*Data items*
§

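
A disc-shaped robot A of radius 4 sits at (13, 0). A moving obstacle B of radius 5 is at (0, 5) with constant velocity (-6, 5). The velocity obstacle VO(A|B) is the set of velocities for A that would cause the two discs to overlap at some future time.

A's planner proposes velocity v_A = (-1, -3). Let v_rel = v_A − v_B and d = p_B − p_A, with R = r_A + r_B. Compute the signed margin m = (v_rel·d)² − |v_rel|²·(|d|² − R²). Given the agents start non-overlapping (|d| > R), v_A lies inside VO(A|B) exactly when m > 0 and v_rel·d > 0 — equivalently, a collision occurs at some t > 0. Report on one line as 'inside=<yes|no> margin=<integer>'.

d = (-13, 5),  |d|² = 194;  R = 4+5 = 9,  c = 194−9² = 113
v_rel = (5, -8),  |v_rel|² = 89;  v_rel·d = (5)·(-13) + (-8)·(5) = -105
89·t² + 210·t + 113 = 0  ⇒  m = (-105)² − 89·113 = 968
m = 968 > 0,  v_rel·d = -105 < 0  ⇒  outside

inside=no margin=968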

§

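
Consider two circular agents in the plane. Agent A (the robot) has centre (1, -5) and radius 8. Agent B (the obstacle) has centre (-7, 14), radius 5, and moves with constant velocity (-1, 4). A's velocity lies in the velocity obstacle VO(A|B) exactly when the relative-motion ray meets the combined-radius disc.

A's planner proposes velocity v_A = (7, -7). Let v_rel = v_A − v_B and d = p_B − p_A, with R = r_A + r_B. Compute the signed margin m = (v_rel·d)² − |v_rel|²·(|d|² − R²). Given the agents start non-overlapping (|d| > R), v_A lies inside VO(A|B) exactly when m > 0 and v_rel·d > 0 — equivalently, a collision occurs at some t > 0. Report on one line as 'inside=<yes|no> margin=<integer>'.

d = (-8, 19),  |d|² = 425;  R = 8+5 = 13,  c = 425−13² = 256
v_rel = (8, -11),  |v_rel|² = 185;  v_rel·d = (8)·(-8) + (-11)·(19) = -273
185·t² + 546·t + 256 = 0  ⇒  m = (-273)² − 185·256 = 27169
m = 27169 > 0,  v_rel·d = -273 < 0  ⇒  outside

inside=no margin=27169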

§

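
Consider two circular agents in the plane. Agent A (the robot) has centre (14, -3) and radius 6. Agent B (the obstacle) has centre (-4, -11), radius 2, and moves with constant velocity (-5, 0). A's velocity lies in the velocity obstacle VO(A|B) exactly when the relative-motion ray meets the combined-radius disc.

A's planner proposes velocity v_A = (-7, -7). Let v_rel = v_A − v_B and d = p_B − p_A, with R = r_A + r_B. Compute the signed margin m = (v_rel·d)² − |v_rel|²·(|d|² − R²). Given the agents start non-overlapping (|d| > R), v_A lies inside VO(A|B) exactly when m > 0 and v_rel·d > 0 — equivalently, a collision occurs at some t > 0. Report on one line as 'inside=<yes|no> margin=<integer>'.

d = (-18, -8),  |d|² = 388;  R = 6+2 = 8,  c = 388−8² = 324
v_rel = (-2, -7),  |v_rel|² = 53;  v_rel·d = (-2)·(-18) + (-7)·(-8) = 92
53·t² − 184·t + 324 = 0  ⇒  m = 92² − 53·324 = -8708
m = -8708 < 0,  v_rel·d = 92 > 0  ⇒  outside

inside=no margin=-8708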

§

The word "motion" occurs in some lines of the data above; report how many such lines there are, with no other words.

2